WHAT THE TASK ASKS
In the entries that follow, the line with "Work over the finite field GF(5)." opens the range and the line with "Starting from v_0 = (3, 2, 3), what" closes it; repeat that range exactly, both lines included.

THE RECORDS
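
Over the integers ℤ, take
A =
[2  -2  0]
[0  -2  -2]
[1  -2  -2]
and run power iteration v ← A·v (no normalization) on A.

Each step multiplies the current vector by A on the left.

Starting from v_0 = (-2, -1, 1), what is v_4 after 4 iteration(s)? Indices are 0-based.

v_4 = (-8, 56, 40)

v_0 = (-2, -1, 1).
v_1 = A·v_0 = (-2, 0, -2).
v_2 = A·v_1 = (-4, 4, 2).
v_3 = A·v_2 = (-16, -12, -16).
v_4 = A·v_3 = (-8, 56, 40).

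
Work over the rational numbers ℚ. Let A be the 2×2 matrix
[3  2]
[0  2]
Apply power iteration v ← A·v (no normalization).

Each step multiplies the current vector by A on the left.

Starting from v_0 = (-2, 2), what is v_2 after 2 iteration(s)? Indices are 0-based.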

==

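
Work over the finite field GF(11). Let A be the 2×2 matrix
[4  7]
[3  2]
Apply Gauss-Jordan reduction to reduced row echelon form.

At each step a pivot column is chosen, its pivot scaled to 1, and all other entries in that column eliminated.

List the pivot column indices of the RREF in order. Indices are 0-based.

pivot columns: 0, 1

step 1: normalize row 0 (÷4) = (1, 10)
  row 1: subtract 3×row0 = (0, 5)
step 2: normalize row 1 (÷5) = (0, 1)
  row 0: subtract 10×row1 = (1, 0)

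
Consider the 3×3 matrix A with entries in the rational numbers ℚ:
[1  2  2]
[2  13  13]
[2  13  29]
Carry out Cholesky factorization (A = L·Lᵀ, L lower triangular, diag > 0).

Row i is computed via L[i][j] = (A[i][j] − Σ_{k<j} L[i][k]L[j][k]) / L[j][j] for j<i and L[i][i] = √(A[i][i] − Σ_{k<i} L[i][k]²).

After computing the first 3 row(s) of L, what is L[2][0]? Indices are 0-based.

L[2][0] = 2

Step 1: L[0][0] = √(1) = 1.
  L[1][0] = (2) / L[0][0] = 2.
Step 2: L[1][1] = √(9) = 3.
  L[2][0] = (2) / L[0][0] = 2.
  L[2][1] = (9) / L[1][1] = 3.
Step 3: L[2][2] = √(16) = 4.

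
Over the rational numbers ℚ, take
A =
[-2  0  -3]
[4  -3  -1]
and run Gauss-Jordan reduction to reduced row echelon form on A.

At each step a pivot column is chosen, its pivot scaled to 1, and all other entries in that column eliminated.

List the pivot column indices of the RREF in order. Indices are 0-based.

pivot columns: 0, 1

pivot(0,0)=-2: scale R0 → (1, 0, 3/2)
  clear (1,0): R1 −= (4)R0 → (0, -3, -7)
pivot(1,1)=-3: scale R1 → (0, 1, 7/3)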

* * *

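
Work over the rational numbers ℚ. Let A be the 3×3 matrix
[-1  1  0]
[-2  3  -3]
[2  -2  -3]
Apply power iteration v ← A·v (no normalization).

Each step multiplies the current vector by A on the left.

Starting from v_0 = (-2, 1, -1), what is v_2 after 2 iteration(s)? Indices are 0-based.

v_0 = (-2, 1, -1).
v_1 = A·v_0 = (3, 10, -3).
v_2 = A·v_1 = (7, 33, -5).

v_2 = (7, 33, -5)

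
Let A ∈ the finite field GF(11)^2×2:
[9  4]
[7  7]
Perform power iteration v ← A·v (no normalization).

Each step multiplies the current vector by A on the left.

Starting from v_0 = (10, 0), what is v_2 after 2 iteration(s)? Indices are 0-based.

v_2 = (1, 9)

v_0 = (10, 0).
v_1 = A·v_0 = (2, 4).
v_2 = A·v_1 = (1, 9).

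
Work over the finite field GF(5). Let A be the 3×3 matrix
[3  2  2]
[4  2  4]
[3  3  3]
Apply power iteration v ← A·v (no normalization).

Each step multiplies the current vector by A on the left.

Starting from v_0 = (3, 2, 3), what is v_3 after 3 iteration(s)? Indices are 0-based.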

EXPECTED OUTPUT
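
Work over the finite field GF(5). Let A be the 3×3 matrix
[3  2  2]
[4  2  4]
[3  3  3]
Apply power iteration v ← A·v (no normalization).

Each step multiplies the current vector by A on the left.

Starting from v_0 = (3, 2, 3), what is v_3 after 3 iteration(s)? Indices are 0-based.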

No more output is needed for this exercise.